**** Provided records
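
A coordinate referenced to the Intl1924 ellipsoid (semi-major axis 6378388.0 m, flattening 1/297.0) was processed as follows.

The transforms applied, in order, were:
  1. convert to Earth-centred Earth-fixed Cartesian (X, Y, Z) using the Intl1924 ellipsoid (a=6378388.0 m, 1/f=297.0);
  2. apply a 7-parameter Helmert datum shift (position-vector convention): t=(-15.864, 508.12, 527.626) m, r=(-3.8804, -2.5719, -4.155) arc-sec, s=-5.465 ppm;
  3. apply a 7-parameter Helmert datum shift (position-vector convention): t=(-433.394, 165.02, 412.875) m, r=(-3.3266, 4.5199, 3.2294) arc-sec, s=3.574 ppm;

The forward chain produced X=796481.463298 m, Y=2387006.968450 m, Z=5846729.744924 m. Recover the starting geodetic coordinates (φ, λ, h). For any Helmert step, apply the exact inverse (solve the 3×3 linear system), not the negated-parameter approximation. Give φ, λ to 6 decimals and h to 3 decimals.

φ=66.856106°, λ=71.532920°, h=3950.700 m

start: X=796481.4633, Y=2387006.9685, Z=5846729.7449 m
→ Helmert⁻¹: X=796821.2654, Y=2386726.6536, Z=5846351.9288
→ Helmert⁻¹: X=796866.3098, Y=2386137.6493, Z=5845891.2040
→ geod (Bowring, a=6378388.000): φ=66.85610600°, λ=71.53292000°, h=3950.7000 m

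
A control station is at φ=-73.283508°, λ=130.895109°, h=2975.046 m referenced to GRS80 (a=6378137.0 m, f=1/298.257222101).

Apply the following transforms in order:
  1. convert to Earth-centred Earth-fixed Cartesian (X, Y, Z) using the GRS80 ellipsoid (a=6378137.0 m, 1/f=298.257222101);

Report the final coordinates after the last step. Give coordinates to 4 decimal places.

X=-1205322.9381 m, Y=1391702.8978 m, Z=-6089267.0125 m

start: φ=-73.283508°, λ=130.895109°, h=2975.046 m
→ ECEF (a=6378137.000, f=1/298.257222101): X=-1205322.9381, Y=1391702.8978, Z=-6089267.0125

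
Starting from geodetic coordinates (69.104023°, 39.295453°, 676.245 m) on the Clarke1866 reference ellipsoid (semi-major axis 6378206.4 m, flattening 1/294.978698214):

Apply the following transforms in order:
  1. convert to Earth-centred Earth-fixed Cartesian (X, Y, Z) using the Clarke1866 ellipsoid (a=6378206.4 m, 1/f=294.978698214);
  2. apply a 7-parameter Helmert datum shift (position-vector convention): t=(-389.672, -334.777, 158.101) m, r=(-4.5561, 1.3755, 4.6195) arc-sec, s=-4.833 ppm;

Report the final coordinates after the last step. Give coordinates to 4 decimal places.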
********
**** Provided records
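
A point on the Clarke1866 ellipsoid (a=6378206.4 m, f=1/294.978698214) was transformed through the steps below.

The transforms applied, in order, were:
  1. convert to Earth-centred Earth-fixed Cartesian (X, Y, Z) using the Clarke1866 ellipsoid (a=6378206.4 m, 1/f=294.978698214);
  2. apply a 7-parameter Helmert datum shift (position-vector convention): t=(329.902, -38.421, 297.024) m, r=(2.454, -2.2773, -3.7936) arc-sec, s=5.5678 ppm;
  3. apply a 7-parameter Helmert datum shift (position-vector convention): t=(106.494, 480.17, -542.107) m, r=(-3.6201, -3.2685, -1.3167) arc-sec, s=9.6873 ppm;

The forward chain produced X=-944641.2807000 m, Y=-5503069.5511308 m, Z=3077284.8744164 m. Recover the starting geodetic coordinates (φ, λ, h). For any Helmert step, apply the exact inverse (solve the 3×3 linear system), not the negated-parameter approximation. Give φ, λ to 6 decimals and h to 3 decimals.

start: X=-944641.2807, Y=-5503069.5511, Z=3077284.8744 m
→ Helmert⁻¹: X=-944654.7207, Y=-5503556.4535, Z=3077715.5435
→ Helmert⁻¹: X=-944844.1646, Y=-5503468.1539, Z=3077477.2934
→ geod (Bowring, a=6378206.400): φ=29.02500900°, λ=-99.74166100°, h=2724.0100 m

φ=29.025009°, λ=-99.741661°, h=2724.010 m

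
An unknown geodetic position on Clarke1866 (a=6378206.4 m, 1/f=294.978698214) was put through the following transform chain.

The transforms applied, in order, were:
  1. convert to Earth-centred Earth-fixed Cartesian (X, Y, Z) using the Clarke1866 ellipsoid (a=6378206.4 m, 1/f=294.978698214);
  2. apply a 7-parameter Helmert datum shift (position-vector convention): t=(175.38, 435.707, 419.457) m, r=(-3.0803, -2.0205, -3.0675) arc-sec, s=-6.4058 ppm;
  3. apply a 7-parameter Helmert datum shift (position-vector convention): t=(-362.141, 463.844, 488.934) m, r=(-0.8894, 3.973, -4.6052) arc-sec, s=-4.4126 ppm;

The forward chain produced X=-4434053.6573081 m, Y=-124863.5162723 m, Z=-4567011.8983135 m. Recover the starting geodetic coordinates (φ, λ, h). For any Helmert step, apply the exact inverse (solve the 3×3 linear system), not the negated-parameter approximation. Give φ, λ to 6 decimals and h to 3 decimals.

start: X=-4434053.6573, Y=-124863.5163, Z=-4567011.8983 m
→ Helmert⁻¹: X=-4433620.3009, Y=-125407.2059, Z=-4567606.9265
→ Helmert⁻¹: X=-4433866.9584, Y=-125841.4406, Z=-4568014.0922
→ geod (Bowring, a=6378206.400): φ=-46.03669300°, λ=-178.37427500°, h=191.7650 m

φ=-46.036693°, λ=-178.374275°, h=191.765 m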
********
**** Provided records
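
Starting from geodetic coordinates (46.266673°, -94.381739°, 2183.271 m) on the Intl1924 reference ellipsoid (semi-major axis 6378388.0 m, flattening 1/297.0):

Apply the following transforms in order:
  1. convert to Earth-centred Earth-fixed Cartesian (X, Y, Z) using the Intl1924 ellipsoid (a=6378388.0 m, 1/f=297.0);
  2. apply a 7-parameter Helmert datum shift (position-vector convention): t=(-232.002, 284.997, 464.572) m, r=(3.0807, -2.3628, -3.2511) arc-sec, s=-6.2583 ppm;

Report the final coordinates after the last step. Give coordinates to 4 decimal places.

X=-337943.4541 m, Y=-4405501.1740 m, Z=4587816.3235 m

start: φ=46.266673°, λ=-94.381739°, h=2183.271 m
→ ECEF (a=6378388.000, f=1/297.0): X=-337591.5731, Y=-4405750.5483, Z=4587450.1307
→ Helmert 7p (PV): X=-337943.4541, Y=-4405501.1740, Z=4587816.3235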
********
Find the word "from" in the listing above. Copy each line where it appears.

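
Starting from geodetic coordinates (69.104023°, 39.295453°, 676.245 m) on the Clarke1866 reference ellipsoid (semi-major axis 6378206.4 m, flattening 1/294.978698214):
Starting from geodetic coordinates (46.266673°, -94.381739°, 2183.271 m) on the Intl1924 reference ellipsoid (semi-major axis 6378388.0 m, flattening 1/297.0):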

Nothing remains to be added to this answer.